### Aim of the task
Copy each line exactly, starting with the one that contains "12. Filtering came before rinsing." and stopping after the last line of the material below, with nothing else.

### Given records
==============================

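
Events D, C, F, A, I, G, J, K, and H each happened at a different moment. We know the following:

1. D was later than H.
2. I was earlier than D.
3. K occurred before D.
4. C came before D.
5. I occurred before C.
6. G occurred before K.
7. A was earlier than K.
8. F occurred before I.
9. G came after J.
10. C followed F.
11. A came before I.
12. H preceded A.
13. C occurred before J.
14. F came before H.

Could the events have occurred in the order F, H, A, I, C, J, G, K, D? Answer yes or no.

Check each stated constraint against the proposed order — e.g. I is ahead of D; H is ahead of D. Every pair is in the required order; nothing is violated.

yes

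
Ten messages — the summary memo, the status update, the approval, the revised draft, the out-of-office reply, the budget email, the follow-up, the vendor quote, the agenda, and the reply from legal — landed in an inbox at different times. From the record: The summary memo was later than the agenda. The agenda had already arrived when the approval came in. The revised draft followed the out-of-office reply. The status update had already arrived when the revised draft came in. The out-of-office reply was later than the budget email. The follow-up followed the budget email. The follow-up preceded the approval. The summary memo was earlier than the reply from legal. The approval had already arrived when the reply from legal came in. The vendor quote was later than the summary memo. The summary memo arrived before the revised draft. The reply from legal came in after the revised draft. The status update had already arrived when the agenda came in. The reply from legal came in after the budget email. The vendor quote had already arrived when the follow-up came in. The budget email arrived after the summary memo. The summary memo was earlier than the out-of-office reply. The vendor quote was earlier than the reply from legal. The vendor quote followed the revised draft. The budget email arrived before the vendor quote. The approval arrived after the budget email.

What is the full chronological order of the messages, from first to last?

The constraints fix every adjacent pair, so only one ordering works:
the status update → the agenda → the summary memo → the budget email → the out-of-office reply → the revised draft → the vendor quote → the follow-up → the approval → the reply from legal.

the status update, the agenda, the summary memo, the budget email, the out-of-office reply, the revised draft, the vendor quote, the follow-up, the approval, the reply from legal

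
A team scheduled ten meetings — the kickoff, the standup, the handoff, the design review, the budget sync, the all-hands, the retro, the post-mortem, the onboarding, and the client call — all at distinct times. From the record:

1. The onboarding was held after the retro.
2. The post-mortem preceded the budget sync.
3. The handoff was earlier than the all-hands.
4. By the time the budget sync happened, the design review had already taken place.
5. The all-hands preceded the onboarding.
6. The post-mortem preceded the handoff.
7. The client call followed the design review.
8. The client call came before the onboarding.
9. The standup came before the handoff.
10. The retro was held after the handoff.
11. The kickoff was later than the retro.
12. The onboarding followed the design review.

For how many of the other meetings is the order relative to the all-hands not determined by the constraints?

Forced before the all-hands: the handoff, the post-mortem, and the standup; forced after the all-hands: the onboarding.
That leaves the budget sync, the client call, the design review, the kickoff, and the retro with no forced order relative to the all-hands — 5.

5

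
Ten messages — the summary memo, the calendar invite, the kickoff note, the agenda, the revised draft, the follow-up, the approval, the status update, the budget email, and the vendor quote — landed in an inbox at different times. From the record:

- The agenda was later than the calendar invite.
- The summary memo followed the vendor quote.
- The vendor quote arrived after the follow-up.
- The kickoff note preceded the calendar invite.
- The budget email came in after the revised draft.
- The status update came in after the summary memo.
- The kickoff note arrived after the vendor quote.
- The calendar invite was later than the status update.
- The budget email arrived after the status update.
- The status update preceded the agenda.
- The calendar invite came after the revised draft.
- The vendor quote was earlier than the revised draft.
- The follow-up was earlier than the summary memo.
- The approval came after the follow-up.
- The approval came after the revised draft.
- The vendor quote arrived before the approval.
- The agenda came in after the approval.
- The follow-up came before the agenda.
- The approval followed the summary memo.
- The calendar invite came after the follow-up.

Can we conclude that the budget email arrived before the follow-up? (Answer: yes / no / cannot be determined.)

no

Tracing the constraints gives the follow-up → the summary memo → the status update → the budget email, so the follow-up must come before the budget email.
That means the budget email cannot be before the follow-up.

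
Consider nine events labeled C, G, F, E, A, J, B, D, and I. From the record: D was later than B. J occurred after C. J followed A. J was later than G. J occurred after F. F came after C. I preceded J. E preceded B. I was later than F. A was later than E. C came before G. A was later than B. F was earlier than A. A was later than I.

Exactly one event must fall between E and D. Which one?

B

Tracing the constraints gives E → B → D, so B sits after E and before D.
No other event is forced both after E and before D.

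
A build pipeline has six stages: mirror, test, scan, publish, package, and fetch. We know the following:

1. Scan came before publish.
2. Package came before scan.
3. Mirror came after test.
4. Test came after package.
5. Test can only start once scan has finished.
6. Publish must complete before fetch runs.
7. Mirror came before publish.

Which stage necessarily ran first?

package

Package has a chain of constraints placing it before every other stage, so package must be first.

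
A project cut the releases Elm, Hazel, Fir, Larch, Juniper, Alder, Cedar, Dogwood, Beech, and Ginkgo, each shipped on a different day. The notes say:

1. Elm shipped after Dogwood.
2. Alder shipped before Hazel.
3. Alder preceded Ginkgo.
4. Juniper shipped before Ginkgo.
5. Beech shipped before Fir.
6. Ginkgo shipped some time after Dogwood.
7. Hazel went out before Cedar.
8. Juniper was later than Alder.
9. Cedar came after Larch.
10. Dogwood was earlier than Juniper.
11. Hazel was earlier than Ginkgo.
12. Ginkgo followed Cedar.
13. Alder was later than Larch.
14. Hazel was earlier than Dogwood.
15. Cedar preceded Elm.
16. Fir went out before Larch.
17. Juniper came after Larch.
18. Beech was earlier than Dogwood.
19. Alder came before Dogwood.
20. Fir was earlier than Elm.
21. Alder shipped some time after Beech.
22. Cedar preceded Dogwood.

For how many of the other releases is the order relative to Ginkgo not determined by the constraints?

1

Forced before Ginkgo: Alder, Beech, Cedar, Dogwood, Fir, Hazel, Juniper, and Larch.
That leaves Elm with no forced order relative to Ginkgo — 1.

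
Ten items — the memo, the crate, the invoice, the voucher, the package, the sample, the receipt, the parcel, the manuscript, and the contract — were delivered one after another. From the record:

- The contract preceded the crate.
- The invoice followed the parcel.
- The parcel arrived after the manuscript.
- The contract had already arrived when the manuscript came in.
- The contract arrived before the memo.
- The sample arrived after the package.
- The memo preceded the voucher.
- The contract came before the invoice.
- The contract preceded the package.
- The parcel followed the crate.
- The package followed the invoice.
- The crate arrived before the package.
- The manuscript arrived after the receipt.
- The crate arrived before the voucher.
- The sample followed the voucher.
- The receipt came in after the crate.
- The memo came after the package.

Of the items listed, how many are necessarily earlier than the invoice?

Directly stated before the invoice: the contract and the parcel.
The crate reaches the invoice via the crate → the parcel → the invoice.
The manuscript reaches the invoice via the manuscript → the parcel → the invoice.
The receipt reaches the invoice via the receipt → the manuscript → the parcel → the invoice.
No chain forces the sample (or any of the others) ahead of the invoice.
That's the contract, the crate, the manuscript, the parcel, and the receipt — 5 in all.

5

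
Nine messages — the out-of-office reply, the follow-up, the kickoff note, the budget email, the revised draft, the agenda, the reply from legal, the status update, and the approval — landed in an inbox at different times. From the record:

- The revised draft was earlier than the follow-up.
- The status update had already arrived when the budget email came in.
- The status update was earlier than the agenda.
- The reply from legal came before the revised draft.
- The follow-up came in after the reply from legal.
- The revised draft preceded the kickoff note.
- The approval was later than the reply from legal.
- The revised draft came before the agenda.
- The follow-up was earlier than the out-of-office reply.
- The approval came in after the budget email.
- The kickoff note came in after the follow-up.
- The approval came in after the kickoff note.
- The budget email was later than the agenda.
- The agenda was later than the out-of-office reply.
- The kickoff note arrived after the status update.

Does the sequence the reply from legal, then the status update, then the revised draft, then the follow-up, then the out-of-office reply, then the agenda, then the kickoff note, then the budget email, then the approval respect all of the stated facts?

yes

Check each stated constraint against the proposed order — e.g. the status update is ahead of the budget email; the reply from legal is ahead of the approval. Every pair is in the required order; nothing is violated.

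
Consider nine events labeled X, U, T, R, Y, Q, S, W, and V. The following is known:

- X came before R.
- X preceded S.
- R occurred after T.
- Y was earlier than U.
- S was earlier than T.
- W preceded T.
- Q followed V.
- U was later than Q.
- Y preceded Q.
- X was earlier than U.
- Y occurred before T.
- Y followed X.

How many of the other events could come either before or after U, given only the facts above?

Forced before U: Q, V, X, and Y.
That leaves R, S, T, and W with no forced order relative to U — 4.

4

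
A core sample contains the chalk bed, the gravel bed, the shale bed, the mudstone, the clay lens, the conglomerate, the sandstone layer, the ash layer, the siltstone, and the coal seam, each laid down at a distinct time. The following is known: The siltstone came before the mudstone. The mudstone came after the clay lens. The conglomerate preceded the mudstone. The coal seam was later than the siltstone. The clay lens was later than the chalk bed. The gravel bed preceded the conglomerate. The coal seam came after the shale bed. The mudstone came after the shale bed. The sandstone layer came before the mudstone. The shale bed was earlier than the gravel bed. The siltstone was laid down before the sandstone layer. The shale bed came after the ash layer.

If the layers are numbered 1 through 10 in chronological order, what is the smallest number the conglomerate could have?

4

The ash layer, the gravel bed, and the shale bed must all come before the conglomerate — 3 forced predecessors.
Nothing else is forced ahead of the conglomerate, so its earliest slot is position 3 + 1 = 4.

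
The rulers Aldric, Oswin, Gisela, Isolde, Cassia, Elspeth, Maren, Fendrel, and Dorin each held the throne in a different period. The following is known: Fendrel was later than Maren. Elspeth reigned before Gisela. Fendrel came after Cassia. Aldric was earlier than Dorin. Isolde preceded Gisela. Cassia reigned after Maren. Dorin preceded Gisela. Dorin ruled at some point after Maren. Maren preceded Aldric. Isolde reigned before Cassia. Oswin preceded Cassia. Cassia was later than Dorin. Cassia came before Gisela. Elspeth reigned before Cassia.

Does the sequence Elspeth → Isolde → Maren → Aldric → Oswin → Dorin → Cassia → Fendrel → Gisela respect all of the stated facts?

yes

Check each stated constraint against the proposed order — e.g. Isolde is ahead of Gisela; Elspeth is ahead of Gisela. Every pair is in the required order; nothing is violated.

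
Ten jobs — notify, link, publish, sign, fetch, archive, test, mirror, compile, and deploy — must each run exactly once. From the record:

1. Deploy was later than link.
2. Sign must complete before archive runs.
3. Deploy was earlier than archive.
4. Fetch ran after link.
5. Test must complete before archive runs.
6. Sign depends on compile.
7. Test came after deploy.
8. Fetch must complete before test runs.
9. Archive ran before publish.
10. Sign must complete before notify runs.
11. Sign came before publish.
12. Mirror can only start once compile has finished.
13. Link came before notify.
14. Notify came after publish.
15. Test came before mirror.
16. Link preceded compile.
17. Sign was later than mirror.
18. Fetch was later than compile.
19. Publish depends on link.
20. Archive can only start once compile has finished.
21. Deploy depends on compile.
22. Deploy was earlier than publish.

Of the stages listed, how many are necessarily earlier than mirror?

5

Directly stated before mirror: compile and test.
Deploy reaches mirror via deploy → test → mirror.
Fetch reaches mirror via fetch → test → mirror.
Link reaches mirror via link → compile → mirror.
No chain forces notify (or any of the others) ahead of mirror.
That's compile, deploy, fetch, link, and test — 5 in all.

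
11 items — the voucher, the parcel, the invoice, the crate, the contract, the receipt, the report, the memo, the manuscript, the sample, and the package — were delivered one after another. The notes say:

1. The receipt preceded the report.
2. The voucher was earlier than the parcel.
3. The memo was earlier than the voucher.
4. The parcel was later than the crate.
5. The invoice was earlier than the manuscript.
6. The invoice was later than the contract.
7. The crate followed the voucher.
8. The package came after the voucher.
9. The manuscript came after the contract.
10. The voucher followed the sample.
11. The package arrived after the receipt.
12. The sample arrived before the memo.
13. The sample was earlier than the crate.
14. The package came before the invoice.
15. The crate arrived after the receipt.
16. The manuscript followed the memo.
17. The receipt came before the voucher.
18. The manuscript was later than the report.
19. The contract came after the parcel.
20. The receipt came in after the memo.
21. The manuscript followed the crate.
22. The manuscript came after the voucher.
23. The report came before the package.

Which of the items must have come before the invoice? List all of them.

the contract, the crate, the memo, the package, the parcel, the receipt, the report, the sample, the voucher

Directly stated before the invoice: the contract and the package.
The crate reaches the invoice via the crate → the parcel → the contract → the invoice.
The memo reaches the invoice via the memo → the receipt → the package → the invoice.
The parcel reaches the invoice via the parcel → the contract → the invoice.
Likewise the receipt, the report, the sample, and the voucher each reach the invoice by chaining the stated constraints.
No chain forces the manuscript ahead of the invoice.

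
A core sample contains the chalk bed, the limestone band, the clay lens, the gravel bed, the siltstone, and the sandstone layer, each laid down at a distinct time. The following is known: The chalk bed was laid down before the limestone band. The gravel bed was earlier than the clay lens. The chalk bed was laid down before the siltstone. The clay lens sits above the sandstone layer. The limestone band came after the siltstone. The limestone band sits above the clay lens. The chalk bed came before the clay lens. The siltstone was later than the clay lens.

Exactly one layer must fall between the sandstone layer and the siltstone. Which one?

the clay lens

Tracing the constraints gives the sandstone layer → the clay lens → the siltstone, so the clay lens sits after the sandstone layer and before the siltstone.
No other layer is forced both after the sandstone layer and before the siltstone.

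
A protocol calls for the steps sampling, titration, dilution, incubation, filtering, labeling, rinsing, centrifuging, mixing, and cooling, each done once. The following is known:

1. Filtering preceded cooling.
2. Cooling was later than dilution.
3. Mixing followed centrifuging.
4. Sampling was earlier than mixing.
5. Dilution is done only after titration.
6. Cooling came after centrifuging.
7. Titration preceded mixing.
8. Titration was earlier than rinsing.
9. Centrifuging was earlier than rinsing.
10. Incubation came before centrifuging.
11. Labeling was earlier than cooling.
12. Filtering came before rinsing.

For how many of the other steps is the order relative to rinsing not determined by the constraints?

Forced before rinsing: centrifuging, filtering, incubation, and titration.
That leaves cooling, dilution, labeling, mixing, and sampling with no forced order relative to rinsing — 5.

5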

==============================

### Output for this task
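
12. Filtering came before rinsing.

For how many of the other steps is the order relative to rinsing not determined by the constraints?

Forced before rinsing: centrifuging, filtering, incubation, and titration.
That leaves cooling, dilution, labeling, mixing, and sampling with no forced order relative to rinsing — 5.

5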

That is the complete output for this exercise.